**Work task**: What you return must match every record word for word.

**Collected data entries**:
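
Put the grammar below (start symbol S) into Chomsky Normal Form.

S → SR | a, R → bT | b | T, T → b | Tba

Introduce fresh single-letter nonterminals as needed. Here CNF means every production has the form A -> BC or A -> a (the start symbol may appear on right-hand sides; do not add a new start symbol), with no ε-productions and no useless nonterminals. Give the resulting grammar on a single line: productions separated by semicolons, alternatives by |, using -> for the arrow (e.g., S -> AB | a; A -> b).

S -> a | SR; A -> b; B -> a; C -> AB; D -> AB; R -> b | AT | TC; T -> b | TD

No ε-productions.
After unit-elimination: S -> a | SR; R -> b | bT | Tba; T -> b | Tba.
TERM: introduce B -> a, A -> b and substitute in every rule of length ≥2.
BIN: R -> TAB becomes R -> TC, C -> AB; T -> TAB becomes T -> TD, D -> AB.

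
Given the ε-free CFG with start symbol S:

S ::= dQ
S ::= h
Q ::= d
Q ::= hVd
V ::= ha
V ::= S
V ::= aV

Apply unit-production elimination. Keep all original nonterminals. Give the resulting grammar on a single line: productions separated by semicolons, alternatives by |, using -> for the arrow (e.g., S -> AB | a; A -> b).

S -> h | dQ; Q -> d | hVd; V -> h | aV | dQ | ha

Unit productions: V->S.
Unit pairs (A ⇒* B via units): (V,S).
S: inherits non-unit rules of {S} → dQ | h.
Q: inherits non-unit rules of {Q} → d | hVd.
V: inherits non-unit rules of {S, V} → aV | dQ | h | ha.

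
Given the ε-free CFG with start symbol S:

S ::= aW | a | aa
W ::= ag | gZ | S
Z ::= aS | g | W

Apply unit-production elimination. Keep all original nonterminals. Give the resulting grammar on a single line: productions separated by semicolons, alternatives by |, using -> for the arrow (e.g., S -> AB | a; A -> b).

Unit productions: W->S, Z->W.
Unit pairs (A ⇒* B via units): (W,S), (Z,S), (Z,W).
S: inherits non-unit rules of {S} → a | aW | aa.
W: inherits non-unit rules of {S, W} → a | aW | aa | ag | gZ.
Z: inherits non-unit rules of {S, W, Z} → a | aS | aW | aa | ag | g | gZ.

S -> a | aW | aa; W -> a | aW | aa | ag | gZ; Z -> a | g | aS | aW | aa | ag | gZ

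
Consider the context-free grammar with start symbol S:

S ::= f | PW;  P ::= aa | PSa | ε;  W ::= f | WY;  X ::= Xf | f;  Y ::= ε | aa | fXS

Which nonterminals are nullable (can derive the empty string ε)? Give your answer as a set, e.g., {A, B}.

{P, Y}

Directly nullable (have an ε-rule): {P, Y}.
Not nullable: S, W, X — each has a terminal in every rule's right-hand side or depends on a non-nullable symbol.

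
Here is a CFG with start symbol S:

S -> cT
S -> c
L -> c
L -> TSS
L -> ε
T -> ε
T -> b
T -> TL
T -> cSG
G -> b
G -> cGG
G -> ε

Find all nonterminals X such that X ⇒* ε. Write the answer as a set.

{G, L, T}

Directly nullable (have an ε-rule): {G, L, T}.
Not nullable: S — each has a terminal in every rule's right-hand side or depends on a non-nullable symbol.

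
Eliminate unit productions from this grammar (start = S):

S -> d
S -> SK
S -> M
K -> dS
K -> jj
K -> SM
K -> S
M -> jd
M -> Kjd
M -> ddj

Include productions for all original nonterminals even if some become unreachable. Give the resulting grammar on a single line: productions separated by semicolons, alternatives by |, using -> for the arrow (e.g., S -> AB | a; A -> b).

Unit productions: K->S, S->M.
Unit pairs (A ⇒* B via units): (K,M), (K,S), (S,M).
S: inherits non-unit rules of {M, S} → Kjd | SK | d | ddj | jd.
K: inherits non-unit rules of {K, M, S} → Kjd | SK | SM | d | dS | ddj | jd | jj.
M: inherits non-unit rules of {M} → Kjd | ddj | jd.

S -> d | SK | jd | Kjd | ddj; K -> d | SK | SM | dS | jd | jj | Kjd | ddj; M -> jd | Kjd | ddj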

**Answer box**:
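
Put the grammar below (start symbol S) into Chomsky Normal Form.

S → SR | a, R → bT | b | T, T → b | Tba

Introduce fresh single-letter nonterminals as needed. Here CNF means every production has the form A -> BC or A -> a (the start symbol may appear on right-hand sides; do not add a new start symbol), with no ε-productions and no useless nonterminals. Give the resulting grammar on a single line: productions separated by semicolons, alternatives by |, using -> for the arrow (e.g., S -> AB | a; A -> b).

S -> a | SR; A -> b; B -> a; C -> AB; D -> AB; R -> b | AT | TC; T -> b | TD

No ε-productions.
After unit-elimination: S -> a | SR; R -> b | bT | Tba; T -> b | Tba.
TERM: introduce B -> a, A -> b and substitute in every rule of length ≥2.
BIN: R -> TAB becomes R -> TC, C -> AB; T -> TAB becomes T -> TD, D -> AB.

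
Given the ε-free CFG with start symbol S:

S ::= dQ
S ::= h
Q ::= d
Q ::= hVd
V ::= ha
V ::= S
V ::= aV

Apply unit-production elimination. Keep all original nonterminals. Give the resulting grammar on a single line: productions separated by semicolons, alternatives by |, using -> for the arrow (e.g., S -> AB | a; A -> b).

S -> h | dQ; Q -> d | hVd; V -> h | aV | dQ | ha

Unit productions: V->S.
Unit pairs (A ⇒* B via units): (V,S).
S: inherits non-unit rules of {S} → dQ | h.
Q: inherits non-unit rules of {Q} → d | hVd.
V: inherits non-unit rules of {S, V} → aV | dQ | h | ha.

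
Given the ε-free CFG with start symbol S:

S ::= aW | a | aa
W ::= ag | gZ | S
Z ::= aS | g | W

Apply unit-production elimination. Keep all original nonterminals. Give the resulting grammar on a single line: productions separated by semicolons, alternatives by |, using -> for the arrow (e.g., S -> AB | a; A -> b).

Unit productions: W->S, Z->W.
Unit pairs (A ⇒* B via units): (W,S), (Z,S), (Z,W).
S: inherits non-unit rules of {S} → a | aW | aa.
W: inherits non-unit rules of {S, W} → a | aW | aa | ag | gZ.
Z: inherits non-unit rules of {S, W, Z} → a | aS | aW | aa | ag | g | gZ.

S -> a | aW | aa; W -> a | aW | aa | ag | gZ; Z -> a | g | aS | aW | aa | ag | gZ

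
Consider the context-free grammar with start symbol S:

S ::= f | PW;  P ::= aa | PSa | ε;  W ::= f | WY;  X ::= Xf | f;  Y ::= ε | aa | fXS

Which nonterminals are nullable (can derive the empty string ε)? Give your answer as a set, e.g., {A, B}.

{P, Y}

Directly nullable (have an ε-rule): {P, Y}.
Not nullable: S, W, X — each has a terminal in every rule's right-hand side or depends on a non-nullable symbol.

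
Here is a CFG with start symbol S:

S -> cT
S -> c
L -> c
L -> TSS
L -> ε
T -> ε
T -> b
T -> TL
T -> cSG
G -> b
G -> cGG
G -> ε

Find all nonterminals X such that X ⇒* ε. Write the answer as a set.

{G, L, T}

Directly nullable (have an ε-rule): {G, L, T}.
Not nullable: S — each has a terminal in every rule's right-hand side or depends on a non-nullable symbol.

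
Eliminate unit productions from this grammar (start = S):

S -> d
S -> SK
S -> M
K -> dS
K -> jj
K -> SM
K -> S
M -> jd
M -> Kjd
M -> ddj

Include productions for all original nonterminals even if some become unreachable. Give the resulting grammar on a single line: productions separated by semicolons, alternatives by |, using -> for the arrow (e.g., S -> AB | a; A -> b).

Unit productions: K->S, S->M.
Unit pairs (A ⇒* B via units): (K,M), (K,S), (S,M).
S: inherits non-unit rules of {M, S} → Kjd | SK | d | ddj | jd.
K: inherits non-unit rules of {K, M, S} → Kjd | SK | SM | d | dS | ddj | jd | jj.
M: inherits non-unit rules of {M} → Kjd | ddj | jd.

S -> d | SK | jd | Kjd | ddj; K -> d | SK | SM | dS | jd | jj | Kjd | ddj; M -> jd | Kjd | ddj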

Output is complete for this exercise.